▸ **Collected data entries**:
◇ ◇ ◇ ◇
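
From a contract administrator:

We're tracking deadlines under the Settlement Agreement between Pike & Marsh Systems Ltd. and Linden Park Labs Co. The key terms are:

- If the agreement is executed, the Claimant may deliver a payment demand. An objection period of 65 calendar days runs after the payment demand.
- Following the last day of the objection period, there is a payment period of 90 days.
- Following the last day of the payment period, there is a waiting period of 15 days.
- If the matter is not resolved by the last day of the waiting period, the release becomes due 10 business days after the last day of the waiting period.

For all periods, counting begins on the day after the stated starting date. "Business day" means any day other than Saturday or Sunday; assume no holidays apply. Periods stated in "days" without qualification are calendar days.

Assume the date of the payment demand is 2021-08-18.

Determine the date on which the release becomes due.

2022-02-18

The last day of the objection period: 65 calendar days after 2021-08-18 is 2021-10-22.
The last day of the payment period: 2021-10-22 + 90 days = 2022-01-20.
Adding 15 calendar days to 2022-01-20 gives 2022-02-04, which is the last day of the waiting period.
From Friday, 2022-02-04, 10 business days (Feb 7, Feb 8, Feb 9, Feb 10, Feb 11, Feb 14, Feb 15, Feb 16, Feb 17, Feb 18, skipping weekends) brings us to Friday, 2022-02-18, which is the date on which the release becomes due.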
◇ ◇ ◇ ◇
▸ **Problem details**: Starting at the first line of the records above, please copy each line exactly until you reach the line containing "- If the agreement". Include that line and stop there.

▸ **Response**:
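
From a contract administrator:

We're tracking deadlines under the Settlement Agreement between Pike & Marsh Systems Ltd. and Linden Park Labs Co. The key terms are:

- If the agreement is executed, the Claimant may deliver a payment demand. An objection period of 65 calendar days runs after the payment demand.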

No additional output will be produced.